§ WHAT THE EXERCISE ASKS: Only the lines from the one containing "((1 / ((-4) * ((8 / 11))))" to the end of the records should be given again, word for word and in full.

START DATA FOR THIS EXERCISE

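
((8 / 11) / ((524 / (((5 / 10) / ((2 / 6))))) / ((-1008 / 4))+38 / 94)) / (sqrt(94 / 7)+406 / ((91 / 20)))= -96173280 / 11567643439+153972 * sqrt(658) / 11567643439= -0.01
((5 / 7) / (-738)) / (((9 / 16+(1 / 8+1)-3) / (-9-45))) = -80 / 2009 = -0.04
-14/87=-0.16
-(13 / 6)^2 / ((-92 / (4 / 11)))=169 / 9108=0.02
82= 82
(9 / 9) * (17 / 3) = 17 / 3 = 5.67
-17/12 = -1.42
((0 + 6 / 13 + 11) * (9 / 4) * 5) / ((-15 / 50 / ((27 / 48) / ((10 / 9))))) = -181035 / 832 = -217.59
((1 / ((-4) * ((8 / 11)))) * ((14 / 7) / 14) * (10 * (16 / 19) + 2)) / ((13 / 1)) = -1089 / 27664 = -0.04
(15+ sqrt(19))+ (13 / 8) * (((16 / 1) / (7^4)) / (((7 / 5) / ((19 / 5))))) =sqrt(19)+ 252599 / 16807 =19.39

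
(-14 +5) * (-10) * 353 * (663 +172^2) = 960947190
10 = 10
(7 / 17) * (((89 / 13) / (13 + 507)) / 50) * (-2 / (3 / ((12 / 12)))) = -623 / 8619000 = -0.00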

END DATA FOR THIS EXERCISE

§ SOLUTION TO THE EXERCISE:
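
((1 / ((-4) * ((8 / 11)))) * ((14 / 7) / 14) * (10 * (16 / 19) + 2)) / ((13 / 1)) = -1089 / 27664 = -0.04
(15+ sqrt(19))+ (13 / 8) * (((16 / 1) / (7^4)) / (((7 / 5) / ((19 / 5))))) =sqrt(19)+ 252599 / 16807 =19.39

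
(-14 +5) * (-10) * 353 * (663 +172^2) = 960947190
10 = 10
(7 / 17) * (((89 / 13) / (13 + 507)) / 50) * (-2 / (3 / ((12 / 12)))) = -623 / 8619000 = -0.00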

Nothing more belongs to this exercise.